Material provided:
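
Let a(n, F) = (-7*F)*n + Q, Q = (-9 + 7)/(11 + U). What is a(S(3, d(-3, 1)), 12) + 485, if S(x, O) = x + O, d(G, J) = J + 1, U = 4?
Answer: 973/15 ≈ 64.867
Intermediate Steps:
d(G, J) = 1 + J
Q = -2/15 (Q = (-9 + 7)/(11 + 4) = -2/15 ≈ -0.13333)
S(x, O) = O + x
a(n, F) = -2/15 - 7*F*n (a(n, F) = (-7*F)*n - 2/15 = -7*F*n - 2/15 = -2/15 - 7*F*n)
a(S(3, d(-3, 1)), 12) + 485 = (-2/15 - 7*12*((1 + 1) + 3)) + 485 = (-2/15 - 7*12*(2 + 3)) + 485 = (-2/15 - 7*12*5) + 485 = (-2/15 - 420) + 485 = -6302/15 + 485 = 973/15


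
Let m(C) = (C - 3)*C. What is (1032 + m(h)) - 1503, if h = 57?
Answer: 2607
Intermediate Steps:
m(C) = C*(-3 + C) (m(C) = (-3 + C)*C = C*(-3 + C))
(1032 + m(h)) - 1503 = (1032 + 57*(-3 + 57)) - 1503 = (1032 + 57*54) - 1503 = (1032 + 3078) - 1503 = 4110 - 1503 = 2607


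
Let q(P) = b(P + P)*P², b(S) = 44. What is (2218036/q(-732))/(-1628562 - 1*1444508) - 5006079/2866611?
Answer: -249791917400357413/143037344312422560 ≈ -1.7463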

Problem:
For this exercise, retype the complete listing exactly.

Answer area:
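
Let a(n, F) = (-7*F)*n + Q, Q = (-9 + 7)/(11 + U). What is a(S(3, d(-3, 1)), 12) + 485, if S(x, O) = x + O, d(G, J) = J + 1, U = 4?
Answer: 973/15 ≈ 64.867
Intermediate Steps:
d(G, J) = 1 + J
Q = -2/15 (Q = (-9 + 7)/(11 + 4) = -2/15 ≈ -0.13333)
S(x, O) = O + x
a(n, F) = -2/15 - 7*F*n (a(n, F) = (-7*F)*n - 2/15 = -7*F*n - 2/15 = -2/15 - 7*F*n)
a(S(3, d(-3, 1)), 12) + 485 = (-2/15 - 7*12*((1 + 1) + 3)) + 485 = (-2/15 - 7*12*(2 + 3)) + 485 = (-2/15 - 7*12*5) + 485 = (-2/15 - 420) + 485 = -6302/15 + 485 = 973/15


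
Let m(C) = (C - 3)*C. What is (1032 + m(h)) - 1503, if h = 57?
Answer: 2607
Intermediate Steps:
m(C) = C*(-3 + C) (m(C) = (-3 + C)*C = C*(-3 + C))
(1032 + m(h)) - 1503 = (1032 + 57*(-3 + 57)) - 1503 = (1032 + 57*54) - 1503 = (1032 + 3078) - 1503 = 4110 - 1503 = 2607


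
Let q(P) = b(P + P)*P², b(S) = 44. What is (2218036/q(-732))/(-1628562 - 1*1444508) - 5006079/2866611?
Answer: -249791917400357413/143037344312422560 ≈ -1.7463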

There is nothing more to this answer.